- [Task directions]: Nothing other than the lines from the one containing "Let a_0 = 2, a_1" through the close of the entries below should be printed, each exactly.

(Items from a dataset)
Content starts
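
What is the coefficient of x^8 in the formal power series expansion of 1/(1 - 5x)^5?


The general identity 1/(1 - c x)^r = sum_{k>=0} c^k C(k + r - 1, r - 1) x^k follows by substituting y = c x into 1/(1 - y)^r = sum_{k>=0} C(k + r - 1, r - 1) y^k.
For c = 5, r = 5, k = 8:
5^8 * C(12, 4) = 390625 * 495 = 193359375.

193359375


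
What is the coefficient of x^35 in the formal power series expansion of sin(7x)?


The Maclaurin series is sin(t) = sum_{k>=0} (-1)^k t^(2k+1) / (2k+1)!, so substituting t = 7x, only odd powers of x are nonzero, with coefficient of x^(2k+1) equal to (-1)^k 7^(2k+1) / (2k+1)!.
Write 35 = 2*17 + 1, giving the coefficient (-1)^17 * 7^35 / 35! = -378818692265664781682717625943/10333147966386144929666651337523200000000 = -22539340290692258087863249/614812159599342234168301977600000000.

-22539340290692258087863249/614812159599342234168301977600000000


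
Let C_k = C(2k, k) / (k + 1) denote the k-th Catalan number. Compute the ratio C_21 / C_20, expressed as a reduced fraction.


Using C_k = (2k)! / (k! (k+1)!), the ratio C_{k+1}/C_k simplifies to
C_{k+1}/C_k = [(2k+2)! / ((k+1)! (k+2)!)] * [k! (k+1)! / (2k)!]
 = (2k+2)(2k+1) / ((k+1)(k+2)) = 2(2k+1) / (k+2).
For k = 20: 2(2*20 + 1) / (20 + 2) = 82/22 = 41/11.

41/11


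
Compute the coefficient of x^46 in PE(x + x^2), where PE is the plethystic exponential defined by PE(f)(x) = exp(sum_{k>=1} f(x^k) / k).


With f(x) = x + x^2, the exponent is sum_{k>=1} (x^k + x^(2k)) / k = -ln(1 - x) - ln(1 - x^2). Exponentiating:
PE(x + x^2) = 1 / ((1 - x)(1 - x^2)).
This is the generating function for partitions of n into parts of size 1 or 2. The number of 2's can be any j in 0..23, and the rest are 1's, so
[x^46] = floor(46/2) + 1 = 24.

24


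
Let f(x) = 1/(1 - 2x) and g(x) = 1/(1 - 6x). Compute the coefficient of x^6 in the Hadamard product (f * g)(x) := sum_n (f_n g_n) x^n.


f has coefficients f_k = 2^k and g has coefficients g_k = 6^k, so the Hadamard product has coefficient (f*g)_k = 2^k * 6^k = 12^k.
For k = 6: 12^6 = 2985984.

2985984


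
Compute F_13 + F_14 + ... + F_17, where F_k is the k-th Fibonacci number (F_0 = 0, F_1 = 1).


Use the identity sum_{k=0}^{N} F_k = F_{N+2} - 1 (which follows from F_{k+2} - F_{k+1} = F_k). Then
sum_{k=13}^{17} F_k = (F_{19} - 1) - (F_{14} - 1) = F_{19} - F_{14}.
Computing: F_{19} = 4181, F_{14} = 377, so
Sum = 4181 - 377 = 3804.

3804


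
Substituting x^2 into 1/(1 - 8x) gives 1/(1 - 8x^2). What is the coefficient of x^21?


Since 1/(1 - 8x^2) only has even powers of x,
the coefficient of x^21 (odd) is 0.

0


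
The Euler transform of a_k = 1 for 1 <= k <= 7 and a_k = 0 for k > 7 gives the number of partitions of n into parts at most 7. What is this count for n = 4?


Partitions of 4 into parts at most 7:
Using generating function (1-x)^(-1)(1-x^2)^(-1)...(1-x^7)^(-1),
the coefficient of x^4 = 5

5


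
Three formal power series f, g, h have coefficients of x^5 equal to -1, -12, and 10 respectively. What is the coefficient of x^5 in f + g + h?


Series addition is componentwise:
-1 + -12 + 10
= -3

-3


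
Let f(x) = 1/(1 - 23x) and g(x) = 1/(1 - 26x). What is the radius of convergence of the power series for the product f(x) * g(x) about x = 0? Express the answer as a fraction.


The radius of 1/(1 - 23x) is 1/23 (nearest singularity at x = 1/23), and the radius of 1/(1 - 26x) is 1/26.
The product f(x)*g(x) = 1/((1 - 23x)(1 - 26x)) has singularities at both 1/23 and 1/26, so its radius of convergence is the distance to the nearest one:
min(1/23, 1/26) = 1/26.

1/26


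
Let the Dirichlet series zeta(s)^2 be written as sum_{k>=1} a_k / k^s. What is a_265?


The Dirichlet convolution of the constant function 1 with itself gives (1 * 1)(k) = sum_{d | k} 1 = d(k), the number of positive divisors of k.
Since zeta(s) = sum_{k>=1} 1/k^s, we have zeta(s)^2 = sum_{k>=1} d(k)/k^s, so a_k = d(k).
For k = 265: the divisors are 1, 5, 53, 265.
Count = 4.

4


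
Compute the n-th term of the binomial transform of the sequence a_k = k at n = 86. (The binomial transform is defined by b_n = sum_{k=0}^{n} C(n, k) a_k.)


With a_k = k, b_n = sum_{k=0}^{n} C(n, k) k. Using k * C(n, k) = n * C(n-1, k-1) gives b_n = n * sum_{k>=1} C(n-1, k-1) = n * 2^(n-1).
For n = 86: 86 * 2^85 = 86 * 38685626227668133590597632 = 3326963855579459488791396352.

3326963855579459488791396352


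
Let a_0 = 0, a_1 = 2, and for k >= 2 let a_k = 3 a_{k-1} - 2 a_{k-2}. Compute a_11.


Iterating the recurrence forward:
a_0 = 0
a_1 = 2
a_2 = 3*2 - 2*0 = 6
a_3 = 3*6 - 2*2 = 14
a_4 = 3*14 - 2*6 = 30
a_5 = 3*30 - 2*14 = 62
a_6 = 3*62 - 2*30 = 126
a_7 = 3*126 - 2*62 = 254
a_8 = 3*254 - 2*126 = 510
a_9 = 3*510 - 2*254 = 1022
a_10 = 3*1022 - 2*510 = 2046
a_11 = 3*2046 - 2*1022 = 4094
So a_11 = 4094.

4094


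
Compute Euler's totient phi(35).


phi(n) counts integers in [1, n] coprime to n. Using the multiplicative formula phi(n) = n * prod_{p | n} (1 - 1/p):
35 = 5 * 7, so
phi(35) = 35 * (1 - 1/5) * (1 - 1/7) = 24.

24


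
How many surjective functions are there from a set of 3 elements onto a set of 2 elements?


By inclusion-exclusion on which target elements are missed, the number of surjections from an n-set onto a k-set is
surj(n, k) = sum_{j=0}^{k} (-1)^j C(k, j) (k - j)^n.
Equivalently surj(n, k) = k! * S(n, k), where S(n, k) is the Stirling number of the second kind.
For n = 3, k = 2:
S(3, 2) = 3, so
surj = 2! * 3 = 2 * 3 = 6.

6


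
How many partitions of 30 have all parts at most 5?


Using the generating function (1-x)^(-1)(1-x^2)^(-1)...(1-x^5)^(-1),
the coefficient of x^30 counts these restricted partitions.
Result = 674

674


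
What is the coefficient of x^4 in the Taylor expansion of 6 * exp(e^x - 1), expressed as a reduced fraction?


exp(e^x - 1) = sum_{k>=0} Bell_k x^k / k!, where Bell_k is the k-th Bell number.
So the coefficient of x^4 is 6 * Bell_4 / 4!.
Computing: Bell_4 = 15 and 4! = 24, giving
6 * 15/24 = 15/4.

15/4


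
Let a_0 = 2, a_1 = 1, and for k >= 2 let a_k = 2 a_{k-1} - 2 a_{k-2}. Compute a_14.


Iterating the recurrence forward:
a_0 = 2
a_1 = 1
a_2 = 2*1 - 2*2 = -2
a_3 = 2*-2 - 2*1 = -6
a_4 = 2*-6 - 2*-2 = -8
a_5 = 2*-8 - 2*-6 = -4
a_6 = 2*-4 - 2*-8 = 8
a_7 = 2*8 - 2*-4 = 24
a_8 = 2*24 - 2*8 = 32
a_9 = 2*32 - 2*24 = 16
a_10 = 2*16 - 2*32 = -32
a_11 = 2*-32 - 2*16 = -96
a_12 = 2*-96 - 2*-32 = -128
a_13 = 2*-128 - 2*-96 = -64
a_14 = 2*-64 - 2*-128 = 128
So a_14 = 128.

128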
Content ends
- [Answer space]:
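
Let a_0 = 2, a_1 = 1, and for k >= 2 let a_k = 2 a_{k-1} - 2 a_{k-2}. Compute a_14.


Iterating the recurrence forward:
a_0 = 2
a_1 = 1
a_2 = 2*1 - 2*2 = -2
a_3 = 2*-2 - 2*1 = -6
a_4 = 2*-6 - 2*-2 = -8
a_5 = 2*-8 - 2*-6 = -4
a_6 = 2*-4 - 2*-8 = 8
a_7 = 2*8 - 2*-4 = 24
a_8 = 2*24 - 2*8 = 32
a_9 = 2*32 - 2*24 = 16
a_10 = 2*16 - 2*32 = -32
a_11 = 2*-32 - 2*16 = -96
a_12 = 2*-96 - 2*-32 = -128
a_13 = 2*-128 - 2*-96 = -64
a_14 = 2*-64 - 2*-128 = 128
So a_14 = 128.

128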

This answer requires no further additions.